» Assigned task: Only certain lines below are wanted: those starting at the line containing "A receiver gets the bit sequence 1011001001" and ending at the line containing "Check the codeword", both included, each retyped exactly.

» Data supplied:
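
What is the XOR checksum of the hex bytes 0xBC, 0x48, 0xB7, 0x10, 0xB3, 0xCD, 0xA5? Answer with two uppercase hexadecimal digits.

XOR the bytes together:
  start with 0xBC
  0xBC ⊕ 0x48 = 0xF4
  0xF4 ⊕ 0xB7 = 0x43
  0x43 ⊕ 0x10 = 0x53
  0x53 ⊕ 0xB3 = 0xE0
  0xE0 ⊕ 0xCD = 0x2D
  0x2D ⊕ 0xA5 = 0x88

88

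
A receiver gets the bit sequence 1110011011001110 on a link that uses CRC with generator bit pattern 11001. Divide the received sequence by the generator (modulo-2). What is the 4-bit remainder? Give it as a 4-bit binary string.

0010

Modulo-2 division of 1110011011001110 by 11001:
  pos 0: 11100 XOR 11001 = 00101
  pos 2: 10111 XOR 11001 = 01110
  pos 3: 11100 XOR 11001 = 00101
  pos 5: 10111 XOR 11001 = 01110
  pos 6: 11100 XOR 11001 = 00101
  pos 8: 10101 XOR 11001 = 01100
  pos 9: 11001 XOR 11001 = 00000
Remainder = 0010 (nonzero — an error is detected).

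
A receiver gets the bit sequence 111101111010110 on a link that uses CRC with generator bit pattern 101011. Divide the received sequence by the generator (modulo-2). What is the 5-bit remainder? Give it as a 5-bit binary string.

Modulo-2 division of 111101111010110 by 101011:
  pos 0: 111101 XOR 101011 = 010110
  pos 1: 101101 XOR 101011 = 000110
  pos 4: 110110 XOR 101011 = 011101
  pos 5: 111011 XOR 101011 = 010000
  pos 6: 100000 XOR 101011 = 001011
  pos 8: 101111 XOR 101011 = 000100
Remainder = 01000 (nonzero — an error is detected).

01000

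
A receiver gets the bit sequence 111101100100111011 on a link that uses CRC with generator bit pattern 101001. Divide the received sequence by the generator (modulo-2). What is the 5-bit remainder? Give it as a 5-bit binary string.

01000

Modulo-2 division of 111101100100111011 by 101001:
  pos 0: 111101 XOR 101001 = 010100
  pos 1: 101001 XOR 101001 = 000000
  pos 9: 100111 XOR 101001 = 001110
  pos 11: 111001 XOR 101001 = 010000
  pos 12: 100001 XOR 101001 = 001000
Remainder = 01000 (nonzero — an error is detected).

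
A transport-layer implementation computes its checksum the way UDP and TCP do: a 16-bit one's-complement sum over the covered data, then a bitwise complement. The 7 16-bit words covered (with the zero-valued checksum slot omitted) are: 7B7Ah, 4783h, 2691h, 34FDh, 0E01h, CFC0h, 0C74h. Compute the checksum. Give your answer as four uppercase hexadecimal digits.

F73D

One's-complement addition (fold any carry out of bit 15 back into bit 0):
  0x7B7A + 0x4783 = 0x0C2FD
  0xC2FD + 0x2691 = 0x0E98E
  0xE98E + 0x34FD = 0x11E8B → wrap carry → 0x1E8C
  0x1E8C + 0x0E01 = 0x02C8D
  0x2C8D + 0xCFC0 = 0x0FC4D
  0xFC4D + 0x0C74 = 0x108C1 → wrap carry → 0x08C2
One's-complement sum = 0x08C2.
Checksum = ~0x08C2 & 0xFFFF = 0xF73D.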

---

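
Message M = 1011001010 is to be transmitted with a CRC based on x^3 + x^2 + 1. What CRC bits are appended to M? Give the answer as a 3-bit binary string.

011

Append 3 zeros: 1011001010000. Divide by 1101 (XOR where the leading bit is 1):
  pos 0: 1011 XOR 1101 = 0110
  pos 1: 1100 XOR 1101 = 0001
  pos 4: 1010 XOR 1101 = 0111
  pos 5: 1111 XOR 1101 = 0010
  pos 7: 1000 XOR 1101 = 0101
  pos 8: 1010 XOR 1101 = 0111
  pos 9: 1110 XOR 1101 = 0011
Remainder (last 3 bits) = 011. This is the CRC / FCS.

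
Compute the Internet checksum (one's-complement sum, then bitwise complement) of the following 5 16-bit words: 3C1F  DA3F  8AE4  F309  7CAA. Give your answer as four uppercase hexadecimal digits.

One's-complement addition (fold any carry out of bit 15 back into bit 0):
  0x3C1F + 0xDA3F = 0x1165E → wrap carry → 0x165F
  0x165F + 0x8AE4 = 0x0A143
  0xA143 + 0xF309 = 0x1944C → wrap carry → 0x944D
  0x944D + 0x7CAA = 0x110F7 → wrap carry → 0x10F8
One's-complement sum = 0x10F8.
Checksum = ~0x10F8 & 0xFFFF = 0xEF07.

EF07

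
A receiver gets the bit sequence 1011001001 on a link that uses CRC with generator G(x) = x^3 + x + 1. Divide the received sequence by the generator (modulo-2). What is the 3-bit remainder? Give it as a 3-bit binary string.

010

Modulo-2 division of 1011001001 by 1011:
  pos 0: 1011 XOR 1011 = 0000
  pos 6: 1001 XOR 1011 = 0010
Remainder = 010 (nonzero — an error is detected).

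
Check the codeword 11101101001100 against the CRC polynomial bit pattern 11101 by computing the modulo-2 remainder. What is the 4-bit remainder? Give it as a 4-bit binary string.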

» Output of the exercise:
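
A receiver gets the bit sequence 1011001001 on a link that uses CRC with generator G(x) = x^3 + x + 1. Divide the received sequence by the generator (modulo-2). What is the 3-bit remainder? Give it as a 3-bit binary string.

010

Modulo-2 division of 1011001001 by 1011:
  pos 0: 1011 XOR 1011 = 0000
  pos 6: 1001 XOR 1011 = 0010
Remainder = 010 (nonzero — an error is detected).

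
Check the codeword 11101101001100 against the CRC polynomial bit pattern 11101 by computing the modulo-2 remainder. What is the 4-bit remainder? Give it as a 4-bit binary string.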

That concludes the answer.